- [EXERCISE]
Write out all of the data exactly as it appears.

- [Saved entries]
★ ★ ★
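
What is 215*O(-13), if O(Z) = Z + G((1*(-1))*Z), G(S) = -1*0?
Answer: -2795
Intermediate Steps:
G(S) = 0
O(Z) = Z (O(Z) = Z + 0 = Z)
215*O(-13) = 215*(-13) = -2795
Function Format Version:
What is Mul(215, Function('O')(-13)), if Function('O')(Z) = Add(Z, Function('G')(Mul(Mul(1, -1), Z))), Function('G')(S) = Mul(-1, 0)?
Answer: -2795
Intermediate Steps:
Function('G')(S) = 0
Function('O')(Z) = Z (Function('O')(Z) = Add(Z, 0) = Z)
Mul(215, Function('O')(-13)) = Mul(215, -13) = -2795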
★ ★ ★
- [RESULT OF THIS TASK]
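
What is 215*O(-13), if O(Z) = Z + G((1*(-1))*Z), G(S) = -1*0?
Answer: -2795
Intermediate Steps:
G(S) = 0
O(Z) = Z (O(Z) = Z + 0 = Z)
215*O(-13) = 215*(-13) = -2795
Function Format Version:
What is Mul(215, Function('O')(-13)), if Function('O')(Z) = Add(Z, Function('G')(Mul(Mul(1, -1), Z))), Function('G')(S) = Mul(-1, 0)?
Answer: -2795
Intermediate Steps:
Function('G')(S) = 0
Function('O')(Z) = Z (Function('O')(Z) = Add(Z, 0) = Z)
Mul(215, Function('O')(-13)) = Mul(215, -13) = -2795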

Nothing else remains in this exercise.